Print, exactly as given, each line of the data from the line containing "Let T = -1/(-4)" up to and including its last line.

§ **TASK INPUT**:
########################################
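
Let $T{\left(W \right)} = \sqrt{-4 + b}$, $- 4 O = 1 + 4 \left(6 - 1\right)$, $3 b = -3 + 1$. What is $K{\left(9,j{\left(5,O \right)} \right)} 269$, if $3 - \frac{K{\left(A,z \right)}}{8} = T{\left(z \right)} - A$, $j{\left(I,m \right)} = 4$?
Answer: $25824 - \frac{2152 i \sqrt{42}}{3} \approx 25824.0 - 4648.9 i$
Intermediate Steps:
$b = - \frac{2}{3}$ ($b = \frac{-3 + 1}{3} = \frac{1}{3} \left(-2\right) = - \frac{2}{3} \approx -0.66667$)
$O = - \frac{21}{4}$ ($O = - \frac{1 + 4 \left(6 - 1\right)}{4} = - \frac{1 + 4 \cdot 5}{4} = - \frac{1 + 20}{4} = \left(- \frac{1}{4}\right) 21 = - \frac{21}{4} \approx -5.25$)
$T{\left(W \right)} = \frac{i \sqrt{42}}{3}$ ($T{\left(W \right)} = \sqrt{-4 - \frac{2}{3}} = \sqrt{- \frac{14}{3}} = \frac{i \sqrt{42}}{3}$)
$K{\left(A,z \right)} = 24 + 8 A - \frac{8 i \sqrt{42}}{3}$ ($K{\left(A,z \right)} = 24 - 8 \left(\frac{i \sqrt{42}}{3} - A\right) = 24 - 8 \left(- A + \frac{i \sqrt{42}}{3}\right) = 24 + \left(8 A - \frac{8 i \sqrt{42}}{3}\right) = 24 + 8 A - \frac{8 i \sqrt{42}}{3}$)
$K{\left(9,j{\left(5,O \right)} \right)} 269 = \left(24 + 8 \cdot 9 - \frac{8 i \sqrt{42}}{3}\right) 269 = \left(24 + 72 - \frac{8 i \sqrt{42}}{3}\right) 269 = \left(96 - \frac{8 i \sqrt{42}}{3}\right) 269 = 25824 - \frac{2152 i \sqrt{42}}{3}$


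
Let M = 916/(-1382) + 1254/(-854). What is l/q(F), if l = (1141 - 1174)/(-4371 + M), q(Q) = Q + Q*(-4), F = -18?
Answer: 3245627/23225813460 ≈ 0.00013974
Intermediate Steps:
M = -628823/295057 (M = 916*(-1/1382) + 1254*(-1/854) = -458/691 - 627/427 = -628823/295057 ≈ -2.1312)
q(Q) = -3*Q (q(Q) = Q - 4*Q = -3*Q)
l = 9736881/1290322970 (l = (1141 - 1174)/(-4371 - 628823/295057) = -33/(-1290322970/295057) = -33*(-295057/1290322970) = 9736881/1290322970 ≈ 0.0075461)
l/q(F) = 9736881/(1290322970*((-3*(-18)))) = (9736881/1290322970)/54 = (9736881/1290322970)*(1/54) = 3245627/23225813460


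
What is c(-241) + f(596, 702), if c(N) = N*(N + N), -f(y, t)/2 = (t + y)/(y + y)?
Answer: 34615627/298 ≈ 1.1616e+5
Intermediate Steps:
f(y, t) = -(t + y)/y (f(y, t) = -2*(t + y)/(y + y) = -2*(t + y)/(2*y) = -2*(t + y)*1/(2*y) = -(t + y)/y)
c(N) = 2*N² (c(N) = N*(2*N) = 2*N²)
c(-241) + f(596, 702) = 2*(-241)² + (-1*702 - 1*596)/596 = 2*58081 + (-702 - 596)/596 = 116162 + (1/596)*(-1298) = 116162 - 649/298 = 34615627/298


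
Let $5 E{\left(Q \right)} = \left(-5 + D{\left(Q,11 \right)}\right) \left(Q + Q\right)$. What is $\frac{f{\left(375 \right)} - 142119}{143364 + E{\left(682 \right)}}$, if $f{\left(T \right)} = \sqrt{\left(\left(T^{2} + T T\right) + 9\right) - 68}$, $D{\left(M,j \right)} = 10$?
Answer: $- \frac{142119}{144728} + \frac{\sqrt{281191}}{144728} \approx -0.97831$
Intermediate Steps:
$f{\left(T \right)} = \sqrt{-59 + 2 T^{2}}$ ($f{\left(T \right)} = \sqrt{\left(\left(T^{2} + T^{2}\right) + 9\right) - 68} = \sqrt{\left(2 T^{2} + 9\right) - 68} = \sqrt{\left(9 + 2 T^{2}\right) - 68} = \sqrt{-59 + 2 T^{2}}$)
$E{\left(Q \right)} = 2 Q$ ($E{\left(Q \right)} = \frac{\left(-5 + 10\right) \left(Q + Q\right)}{5} = \frac{5 \cdot 2 Q}{5} = \frac{10 Q}{5} = 2 Q$)
$\frac{f{\left(375 \right)} - 142119}{143364 + E{\left(682 \right)}} = \frac{\sqrt{-59 + 2 \cdot 375^{2}} - 142119}{143364 + 2 \cdot 682} = \frac{\sqrt{-59 + 2 \cdot 140625} - 142119}{143364 + 1364} = \frac{\sqrt{-59 + 281250} - 142119}{144728} = \left(\sqrt{281191} - 142119\right) \frac{1}{144728} = \left(-142119 + \sqrt{281191}\right) \frac{1}{144728} = - \frac{142119}{144728} + \frac{\sqrt{281191}}{144728}$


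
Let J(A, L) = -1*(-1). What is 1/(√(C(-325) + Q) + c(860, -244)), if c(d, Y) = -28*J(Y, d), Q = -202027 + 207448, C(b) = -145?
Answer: 7/1123 + √1319/2246 ≈ 0.022403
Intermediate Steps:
J(A, L) = 1
Q = 5421
c(d, Y) = -28 (c(d, Y) = -28*1 = -28)
1/(√(C(-325) + Q) + c(860, -244)) = 1/(√(-145 + 5421) - 28) = 1/(√5276 - 28) = 1/(2*√1319 - 28) = 1/(-28 + 2*√1319)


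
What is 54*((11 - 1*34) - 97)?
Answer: -6480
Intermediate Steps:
54*((11 - 1*34) - 97) = 54*((11 - 34) - 97) = 54*(-23 - 97) = 54*(-120) = -6480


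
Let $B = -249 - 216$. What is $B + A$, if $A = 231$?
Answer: $-234$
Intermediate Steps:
$B = -465$
$B + A = -465 + 231 = -234$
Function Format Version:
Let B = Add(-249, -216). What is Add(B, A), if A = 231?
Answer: -234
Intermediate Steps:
B = -465
Add(B, A) = Add(-465, 231) = -234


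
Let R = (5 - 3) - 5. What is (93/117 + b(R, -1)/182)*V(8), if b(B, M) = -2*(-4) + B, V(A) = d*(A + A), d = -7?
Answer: -3592/39 ≈ -92.103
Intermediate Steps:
V(A) = -14*A (V(A) = -7*(A + A) = -14*A)
R = -3 (R = 2 - 5 = -3)
b(B, M) = 8 + B
(93/117 + b(R, -1)/182)*V(8) = (93/117 + (8 - 3)/182)*(-14*8) = (93*(1/117) + 5*(1/182))*(-112) = (31/39 + 5/182)*(-112) = (449/546)*(-112) = -3592/39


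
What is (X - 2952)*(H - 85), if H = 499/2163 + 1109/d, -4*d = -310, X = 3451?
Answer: -11787700354/335265 ≈ -35159.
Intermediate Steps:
d = 155/2 (d = -¼*(-310) = 155/2 ≈ 77.500)
H = 4874879/335265 (H = 499/2163 + 1109/(155/2) = 499*(1/2163) + 1109*(2/155) = 499/2163 + 2218/155 = 4874879/335265 ≈ 14.540)
(X - 2952)*(H - 85) = (3451 - 2952)*(4874879/335265 - 85) = 499*(-23622646/335265) = -11787700354/335265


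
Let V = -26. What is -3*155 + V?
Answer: -491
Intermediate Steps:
-3*155 + V = -3*155 - 26 = -465 - 26 = -491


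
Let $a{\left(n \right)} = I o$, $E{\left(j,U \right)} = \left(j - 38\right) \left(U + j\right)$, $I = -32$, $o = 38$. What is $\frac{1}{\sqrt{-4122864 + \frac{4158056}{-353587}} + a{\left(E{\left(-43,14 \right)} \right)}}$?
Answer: $- \frac{53745224}{247578601287} - \frac{i \sqrt{128864364141570122}}{990314405148} \approx -0.00021708 - 0.00036249 i$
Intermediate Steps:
$E{\left(j,U \right)} = \left(-38 + j\right) \left(U + j\right)$
$a{\left(n \right)} = -1216$ ($a{\left(n \right)} = \left(-32\right) 38 = -1216$)
$\frac{1}{\sqrt{-4122864 + \frac{4158056}{-353587}} + a{\left(E{\left(-43,14 \right)} \right)}} = \frac{1}{\sqrt{-4122864 + \frac{4158056}{-353587}} - 1216} = \frac{1}{\sqrt{-4122864 + 4158056 \left(- \frac{1}{353587}\right)} - 1216} = \frac{1}{\sqrt{-4122864 - \frac{4158056}{353587}} - 1216} = \frac{1}{\sqrt{- \frac{1457795271224}{353587}} - 1216} = \frac{1}{\frac{2 i \sqrt{128864364141570122}}{353587} - 1216} = \frac{1}{-1216 + \frac{2 i \sqrt{128864364141570122}}{353587}}$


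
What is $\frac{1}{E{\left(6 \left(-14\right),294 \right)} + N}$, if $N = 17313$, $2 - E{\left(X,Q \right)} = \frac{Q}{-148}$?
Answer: $\frac{74}{1281457} \approx 5.7747 \cdot 10^{-5}$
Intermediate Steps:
$E{\left(X,Q \right)} = 2 + \frac{Q}{148}$ ($E{\left(X,Q \right)} = 2 - \frac{Q}{-148} = 2 - Q \left(- \frac{1}{148}\right) = 2 - - \frac{Q}{148} = 2 + \frac{Q}{148}$)
$\frac{1}{E{\left(6 \left(-14\right),294 \right)} + N} = \frac{1}{\left(2 + \frac{1}{148} \cdot 294\right) + 17313} = \frac{1}{\left(2 + \frac{147}{74}\right) + 17313} = \frac{1}{\frac{295}{74} + 17313} = \frac{1}{\frac{1281457}{74}} = \frac{74}{1281457}$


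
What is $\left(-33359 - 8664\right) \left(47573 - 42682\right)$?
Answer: $-205534493$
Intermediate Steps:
$\left(-33359 - 8664\right) \left(47573 - 42682\right) = \left(-42023\right) 4891 = -205534493$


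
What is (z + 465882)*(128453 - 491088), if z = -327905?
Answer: -50035289395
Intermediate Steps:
(z + 465882)*(128453 - 491088) = (-327905 + 465882)*(128453 - 491088) = 137977*(-362635) = -50035289395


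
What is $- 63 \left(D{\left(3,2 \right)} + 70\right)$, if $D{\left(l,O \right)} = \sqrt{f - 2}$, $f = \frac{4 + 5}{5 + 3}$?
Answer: $-4410 - \frac{63 i \sqrt{14}}{4} \approx -4410.0 - 58.931 i$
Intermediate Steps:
$f = \frac{9}{8} \approx 1.125$
$D{\left(l,O \right)} = \frac{i \sqrt{14}}{4}$ ($D{\left(l,O \right)} = \sqrt{\frac{9}{8} - 2} = \sqrt{- \frac{7}{8}} = \frac{i \sqrt{14}}{4}$)
$- 63 \left(D{\left(3,2 \right)} + 70\right) = - 63 \left(\frac{i \sqrt{14}}{4} + 70\right) = - 63 \left(70 + \frac{i \sqrt{14}}{4}\right) = -4410 - \frac{63 i \sqrt{14}}{4}$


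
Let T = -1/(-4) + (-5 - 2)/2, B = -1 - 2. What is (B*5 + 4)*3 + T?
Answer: -145/4 ≈ -36.250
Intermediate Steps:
B = -3
T = -13/4 (T = -1*(-¼) - 7*½ = ¼ - 7/2 = -13/4 ≈ -3.2500)
(B*5 + 4)*3 + T = (-3*5 + 4)*3 - 13/4 = (-15 + 4)*3 - 13/4 = -11*3 - 13/4 = -33 - 13/4 = -145/4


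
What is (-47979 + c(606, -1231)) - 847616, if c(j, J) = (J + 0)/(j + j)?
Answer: -1085462371/1212 ≈ -8.9560e+5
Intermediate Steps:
c(j, J) = J/(2*j) (c(j, J) = J/((2*j)) = J*(1/(2*j)) = J/(2*j))
(-47979 + c(606, -1231)) - 847616 = (-47979 + (1/2)*(-1231)/606) - 847616 = (-47979 + (1/2)*(-1231)*(1/606)) - 847616 = (-47979 - 1231/1212) - 847616 = -58151779/1212 - 847616 = -1085462371/1212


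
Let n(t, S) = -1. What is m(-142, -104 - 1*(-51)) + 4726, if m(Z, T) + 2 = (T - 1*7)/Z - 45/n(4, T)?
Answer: 338629/71 ≈ 4769.4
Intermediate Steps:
m(Z, T) = 43 + (-7 + T)/Z (m(Z, T) = -2 + ((T - 1*7)/Z - 45/(-1)) = -2 + ((T - 7)/Z - 45*(-1)) = -2 + ((-7 + T)/Z + 45) = -2 + (45 + (-7 + T)/Z) = 43 + (-7 + T)/Z)
m(-142, -104 - 1*(-51)) + 4726 = (-7 + (-104 - 1*(-51)) + 43*(-142))/(-142) + 4726 = -(-7 + (-104 + 51) - 6106)/142 + 4726 = -(-7 - 53 - 6106)/142 + 4726 = -1/142*(-6166) + 4726 = 3083/71 + 4726 = 338629/71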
########################################
§ **OUTPUT OF THE EXERCISE**:
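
Let T = -1/(-4) + (-5 - 2)/2, B = -1 - 2. What is (B*5 + 4)*3 + T?
Answer: -145/4 ≈ -36.250
Intermediate Steps:
B = -3
T = -13/4 (T = -1*(-¼) - 7*½ = ¼ - 7/2 = -13/4 ≈ -3.2500)
(B*5 + 4)*3 + T = (-3*5 + 4)*3 - 13/4 = (-15 + 4)*3 - 13/4 = -11*3 - 13/4 = -33 - 13/4 = -145/4


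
What is (-47979 + c(606, -1231)) - 847616, if c(j, J) = (J + 0)/(j + j)?
Answer: -1085462371/1212 ≈ -8.9560e+5
Intermediate Steps:
c(j, J) = J/(2*j) (c(j, J) = J/((2*j)) = J*(1/(2*j)) = J/(2*j))
(-47979 + c(606, -1231)) - 847616 = (-47979 + (1/2)*(-1231)/606) - 847616 = (-47979 + (1/2)*(-1231)*(1/606)) - 847616 = (-47979 - 1231/1212) - 847616 = -58151779/1212 - 847616 = -1085462371/1212


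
Let n(t, S) = -1. What is m(-142, -104 - 1*(-51)) + 4726, if m(Z, T) + 2 = (T - 1*7)/Z - 45/n(4, T)?
Answer: 338629/71 ≈ 4769.4
Intermediate Steps:
m(Z, T) = 43 + (-7 + T)/Z (m(Z, T) = -2 + ((T - 1*7)/Z - 45/(-1)) = -2 + ((T - 7)/Z - 45*(-1)) = -2 + ((-7 + T)/Z + 45) = -2 + (45 + (-7 + T)/Z) = 43 + (-7 + T)/Z)
m(-142, -104 - 1*(-51)) + 4726 = (-7 + (-104 - 1*(-51)) + 43*(-142))/(-142) + 4726 = -(-7 + (-104 + 51) - 6106)/142 + 4726 = -(-7 - 53 - 6106)/142 + 4726 = -1/142*(-6166) + 4726 = 3083/71 + 4726 = 338629/71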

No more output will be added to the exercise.